## [Exercise description]
Set down, exactly as written, every line from the top of the records below to the line containing "(-1 * 10) * ((248/(21", both ends included, and no others.
══════════════════════════════
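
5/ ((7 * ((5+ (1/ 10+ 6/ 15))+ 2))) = 2/ 21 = 0.10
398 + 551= 949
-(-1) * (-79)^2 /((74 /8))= 24964 /37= 674.70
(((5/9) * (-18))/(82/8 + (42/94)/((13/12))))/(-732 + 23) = 24440/18475831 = 0.00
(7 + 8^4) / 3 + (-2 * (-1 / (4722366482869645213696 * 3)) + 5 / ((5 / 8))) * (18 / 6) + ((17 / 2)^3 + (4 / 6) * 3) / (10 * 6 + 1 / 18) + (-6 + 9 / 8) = 10697662091389204135552224427 / 7657317251973129714008064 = 1397.05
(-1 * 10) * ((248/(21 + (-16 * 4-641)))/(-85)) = -124/2907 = -0.04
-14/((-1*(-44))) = -7/22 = -0.32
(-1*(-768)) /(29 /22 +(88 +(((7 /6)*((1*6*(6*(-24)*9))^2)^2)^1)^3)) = 5632 /569136996978828915145724519533801174028204901007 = 0.00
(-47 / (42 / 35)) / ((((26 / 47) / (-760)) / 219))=153194150 / 13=11784165.38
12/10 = 6/5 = 1.20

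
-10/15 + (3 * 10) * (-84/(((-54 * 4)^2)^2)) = -20155427/30233088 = -0.67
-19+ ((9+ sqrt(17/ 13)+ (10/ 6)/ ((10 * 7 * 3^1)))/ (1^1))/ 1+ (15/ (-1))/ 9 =-1469/ 126+ sqrt(221)/ 13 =-10.52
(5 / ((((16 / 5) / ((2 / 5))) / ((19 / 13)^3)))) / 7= 34295 / 123032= 0.28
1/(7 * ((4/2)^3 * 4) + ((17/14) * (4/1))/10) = 35/7857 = 0.00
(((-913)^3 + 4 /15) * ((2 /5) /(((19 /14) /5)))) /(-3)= 319640368628 /855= 373848384.36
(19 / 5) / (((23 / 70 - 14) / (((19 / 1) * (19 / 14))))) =-6859 / 957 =-7.17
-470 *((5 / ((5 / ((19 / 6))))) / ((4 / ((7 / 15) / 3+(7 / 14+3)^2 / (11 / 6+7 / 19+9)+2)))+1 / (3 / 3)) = -463107779 / 275832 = -1678.95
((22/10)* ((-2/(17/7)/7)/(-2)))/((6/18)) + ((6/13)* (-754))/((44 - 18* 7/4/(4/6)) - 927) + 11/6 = 2.60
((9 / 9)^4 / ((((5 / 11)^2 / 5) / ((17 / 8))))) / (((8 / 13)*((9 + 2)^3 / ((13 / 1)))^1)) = 2873 / 3520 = 0.82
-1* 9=-9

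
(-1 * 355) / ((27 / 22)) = -7810 / 27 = -289.26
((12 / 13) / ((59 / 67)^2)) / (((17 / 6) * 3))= 107736 / 769301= 0.14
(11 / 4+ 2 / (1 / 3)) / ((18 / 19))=665 / 72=9.24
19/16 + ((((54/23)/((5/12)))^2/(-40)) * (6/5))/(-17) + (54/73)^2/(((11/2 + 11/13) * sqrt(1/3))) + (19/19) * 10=25272 * sqrt(3)/293095 + 1011130723/89930000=11.39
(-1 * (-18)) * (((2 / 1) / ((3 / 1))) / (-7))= -12 / 7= -1.71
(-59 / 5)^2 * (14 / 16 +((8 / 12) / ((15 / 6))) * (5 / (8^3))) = 122.20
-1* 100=-100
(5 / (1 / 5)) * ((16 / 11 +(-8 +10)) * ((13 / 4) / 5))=1235 / 22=56.14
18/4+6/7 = 75/14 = 5.36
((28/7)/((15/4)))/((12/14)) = 56/45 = 1.24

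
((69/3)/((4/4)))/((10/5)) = 23/2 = 11.50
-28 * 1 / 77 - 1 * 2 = -26 / 11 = -2.36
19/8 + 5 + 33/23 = 8.81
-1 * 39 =-39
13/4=3.25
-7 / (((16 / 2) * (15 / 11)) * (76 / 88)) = -847 / 1140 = -0.74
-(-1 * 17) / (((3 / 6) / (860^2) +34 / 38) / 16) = 7644505600 / 25146419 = 304.00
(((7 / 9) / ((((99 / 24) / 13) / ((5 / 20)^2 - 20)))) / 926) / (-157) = 0.00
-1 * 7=-7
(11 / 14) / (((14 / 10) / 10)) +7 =618 / 49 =12.61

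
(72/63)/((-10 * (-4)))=1/35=0.03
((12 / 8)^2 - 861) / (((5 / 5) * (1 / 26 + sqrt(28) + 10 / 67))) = 978346395 / 169721726 - 5211863670 * sqrt(7) / 84860863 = -156.73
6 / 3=2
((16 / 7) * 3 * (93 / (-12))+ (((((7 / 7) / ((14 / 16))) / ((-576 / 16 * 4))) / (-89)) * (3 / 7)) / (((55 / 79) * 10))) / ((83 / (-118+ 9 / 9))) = 29826994119 / 398159300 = 74.91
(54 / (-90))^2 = 9 / 25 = 0.36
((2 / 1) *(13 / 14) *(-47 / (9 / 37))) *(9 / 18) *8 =-1435.37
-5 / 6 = -0.83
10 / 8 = 5 / 4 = 1.25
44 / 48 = 0.92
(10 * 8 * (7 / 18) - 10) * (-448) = -85120 / 9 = -9457.78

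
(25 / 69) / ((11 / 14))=350 / 759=0.46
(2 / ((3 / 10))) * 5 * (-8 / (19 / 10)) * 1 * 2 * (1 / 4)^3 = -250 / 57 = -4.39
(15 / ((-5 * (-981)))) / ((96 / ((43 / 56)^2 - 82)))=-28367 / 10938368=-0.00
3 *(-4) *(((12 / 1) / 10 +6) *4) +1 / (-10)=-3457 / 10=-345.70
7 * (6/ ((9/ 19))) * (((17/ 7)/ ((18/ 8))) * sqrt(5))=2584 * sqrt(5)/ 27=214.00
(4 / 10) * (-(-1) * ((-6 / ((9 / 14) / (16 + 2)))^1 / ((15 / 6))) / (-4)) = 168 / 25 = 6.72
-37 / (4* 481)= -1 / 52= -0.02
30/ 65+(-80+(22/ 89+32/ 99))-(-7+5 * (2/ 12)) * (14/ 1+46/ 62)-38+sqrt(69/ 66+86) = -185065411/ 7101666+sqrt(42130)/ 22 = -16.73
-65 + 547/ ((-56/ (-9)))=1283/ 56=22.91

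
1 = 1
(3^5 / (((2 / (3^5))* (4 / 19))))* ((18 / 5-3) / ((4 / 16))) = 3365793 / 10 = 336579.30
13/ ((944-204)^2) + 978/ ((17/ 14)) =7497739421/ 9309200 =805.41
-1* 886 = -886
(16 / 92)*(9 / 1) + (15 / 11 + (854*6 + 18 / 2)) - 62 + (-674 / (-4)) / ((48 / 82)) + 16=65307797 / 12144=5377.78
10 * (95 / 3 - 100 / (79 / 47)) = -65950 / 237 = -278.27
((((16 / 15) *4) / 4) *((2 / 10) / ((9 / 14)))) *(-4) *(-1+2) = -896 / 675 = -1.33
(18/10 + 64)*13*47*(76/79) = 15277444/395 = 38677.07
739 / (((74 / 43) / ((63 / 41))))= 2001951 / 3034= 659.84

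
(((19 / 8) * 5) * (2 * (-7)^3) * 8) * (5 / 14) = -23275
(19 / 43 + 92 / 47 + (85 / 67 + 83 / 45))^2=1128210239723281 / 37128487689225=30.39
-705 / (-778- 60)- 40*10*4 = -1340095 / 838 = -1599.16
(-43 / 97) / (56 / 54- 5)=0.11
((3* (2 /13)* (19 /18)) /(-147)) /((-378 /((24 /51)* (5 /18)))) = 190 /165781161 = 0.00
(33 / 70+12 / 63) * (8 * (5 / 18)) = 278 / 189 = 1.47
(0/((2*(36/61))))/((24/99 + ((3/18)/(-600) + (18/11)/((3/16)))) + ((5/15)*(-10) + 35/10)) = 0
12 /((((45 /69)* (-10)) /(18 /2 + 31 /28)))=-18.60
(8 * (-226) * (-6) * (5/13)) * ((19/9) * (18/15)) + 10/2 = 137473/13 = 10574.85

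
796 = 796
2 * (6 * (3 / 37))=36 / 37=0.97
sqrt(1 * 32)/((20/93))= 26.30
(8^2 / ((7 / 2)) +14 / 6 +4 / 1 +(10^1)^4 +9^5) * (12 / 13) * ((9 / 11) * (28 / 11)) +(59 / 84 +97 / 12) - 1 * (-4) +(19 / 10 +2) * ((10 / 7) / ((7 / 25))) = 132822.65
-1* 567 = -567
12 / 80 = 3 / 20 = 0.15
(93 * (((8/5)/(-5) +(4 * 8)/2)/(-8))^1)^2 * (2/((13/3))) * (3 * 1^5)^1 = 373792482/8125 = 46005.23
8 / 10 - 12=-56 / 5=-11.20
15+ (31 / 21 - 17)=-11 / 21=-0.52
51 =51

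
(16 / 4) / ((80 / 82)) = 41 / 10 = 4.10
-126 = -126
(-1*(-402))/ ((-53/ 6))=-2412/ 53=-45.51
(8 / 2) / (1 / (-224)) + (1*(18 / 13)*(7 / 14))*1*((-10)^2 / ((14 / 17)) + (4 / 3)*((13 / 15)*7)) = -366882 / 455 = -806.33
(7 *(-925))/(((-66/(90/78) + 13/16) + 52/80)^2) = -5920000/2840383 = -2.08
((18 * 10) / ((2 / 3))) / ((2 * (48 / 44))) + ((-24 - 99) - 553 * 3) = -6633 / 4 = -1658.25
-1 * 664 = -664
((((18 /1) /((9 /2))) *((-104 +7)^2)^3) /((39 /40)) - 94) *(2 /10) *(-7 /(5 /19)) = -17725644264401542 /975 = -18180147963488.76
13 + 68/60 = 212/15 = 14.13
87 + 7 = 94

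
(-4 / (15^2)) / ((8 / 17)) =-17 / 450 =-0.04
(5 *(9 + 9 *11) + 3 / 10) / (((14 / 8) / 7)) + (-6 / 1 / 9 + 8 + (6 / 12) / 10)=2168.58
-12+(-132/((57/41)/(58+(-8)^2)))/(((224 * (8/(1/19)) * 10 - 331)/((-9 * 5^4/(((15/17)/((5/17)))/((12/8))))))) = 180481176/2154277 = 83.78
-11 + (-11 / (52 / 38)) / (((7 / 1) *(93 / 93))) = -2211 / 182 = -12.15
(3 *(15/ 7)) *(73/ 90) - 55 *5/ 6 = -853/ 21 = -40.62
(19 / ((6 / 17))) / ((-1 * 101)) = -323 / 606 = -0.53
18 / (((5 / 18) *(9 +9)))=18 / 5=3.60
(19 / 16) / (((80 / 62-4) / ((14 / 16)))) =-589 / 1536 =-0.38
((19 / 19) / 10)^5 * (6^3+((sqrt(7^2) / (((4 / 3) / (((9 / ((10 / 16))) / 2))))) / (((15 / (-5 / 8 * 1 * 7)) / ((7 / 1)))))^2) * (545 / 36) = 119599269 / 128000000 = 0.93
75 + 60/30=77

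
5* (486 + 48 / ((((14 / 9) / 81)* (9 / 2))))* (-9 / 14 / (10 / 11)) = -360855 / 98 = -3682.19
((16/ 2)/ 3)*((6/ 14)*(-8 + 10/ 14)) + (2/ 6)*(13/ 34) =-40979/ 4998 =-8.20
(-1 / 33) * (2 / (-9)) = 0.01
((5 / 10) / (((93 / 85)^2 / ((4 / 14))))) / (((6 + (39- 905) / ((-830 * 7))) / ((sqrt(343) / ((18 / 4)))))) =41977250 * sqrt(7) / 1390473783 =0.08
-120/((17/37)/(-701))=3112440/17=183084.71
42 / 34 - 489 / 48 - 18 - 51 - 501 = -157475 / 272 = -578.95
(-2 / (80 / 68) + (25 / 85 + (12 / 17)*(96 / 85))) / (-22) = 1759 / 63580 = 0.03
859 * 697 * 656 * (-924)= -362912354112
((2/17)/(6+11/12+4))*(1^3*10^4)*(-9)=-2160000/2227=-969.91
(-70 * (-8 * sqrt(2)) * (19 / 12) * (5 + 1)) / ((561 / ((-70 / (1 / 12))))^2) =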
══════════════════════════════
## [Task output]
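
5/ ((7 * ((5+ (1/ 10+ 6/ 15))+ 2))) = 2/ 21 = 0.10
398 + 551= 949
-(-1) * (-79)^2 /((74 /8))= 24964 /37= 674.70
(((5/9) * (-18))/(82/8 + (42/94)/((13/12))))/(-732 + 23) = 24440/18475831 = 0.00
(7 + 8^4) / 3 + (-2 * (-1 / (4722366482869645213696 * 3)) + 5 / ((5 / 8))) * (18 / 6) + ((17 / 2)^3 + (4 / 6) * 3) / (10 * 6 + 1 / 18) + (-6 + 9 / 8) = 10697662091389204135552224427 / 7657317251973129714008064 = 1397.05
(-1 * 10) * ((248/(21 + (-16 * 4-641)))/(-85)) = -124/2907 = -0.04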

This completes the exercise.